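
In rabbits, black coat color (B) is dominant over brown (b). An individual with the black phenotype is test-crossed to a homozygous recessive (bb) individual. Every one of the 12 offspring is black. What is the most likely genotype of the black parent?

Test cross: ? × bb
All offspring are black.
If the unknown parent were heterozygous (Bb), about half of 12 offspring would be brown; none are. The unknown parent is most likely homozygous dominant (BB).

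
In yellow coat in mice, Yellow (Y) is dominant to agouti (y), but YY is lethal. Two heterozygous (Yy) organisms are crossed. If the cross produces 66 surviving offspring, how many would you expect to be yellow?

Cross: Yy × Yy
Punnett square offspring (before lethality): 1 YY, 2 Yy, 1 yy
The YY genotype is lethal (embryos die); surviving offspring: 2 Yy, 1 yy
yellow: 2 out of 3 → fraction 2/3
Expected count = 2/3 × 66 = 44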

+++++

Every line of the listing is to be returned unchanged.

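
In rabbits, black coat color (B) is dominant over brown (b). An individual with the black phenotype is test-crossed to a homozygous recessive (bb) individual. Every one of the 12 offspring is black. What is the most likely genotype of the black parent?

Test cross: ? × bb
All offspring are black.
If the unknown parent were heterozygous (Bb), about half of 12 offspring would be brown; none are. The unknown parent is most likely homozygous dominant (BB).

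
In yellow coat in mice, Yellow (Y) is dominant to agouti (y), but YY is lethal. Two heterozygous (Yy) organisms are crossed. If the cross produces 66 surviving offspring, how many would you expect to be yellow?

Cross: Yy × Yy
Punnett square offspring (before lethality): 1 YY, 2 Yy, 1 yy
The YY genotype is lethal (embryos die); surviving offspring: 2 Yy, 1 yy
yellow: 2 out of 3 → fraction 2/3
Expected count = 2/3 × 66 = 44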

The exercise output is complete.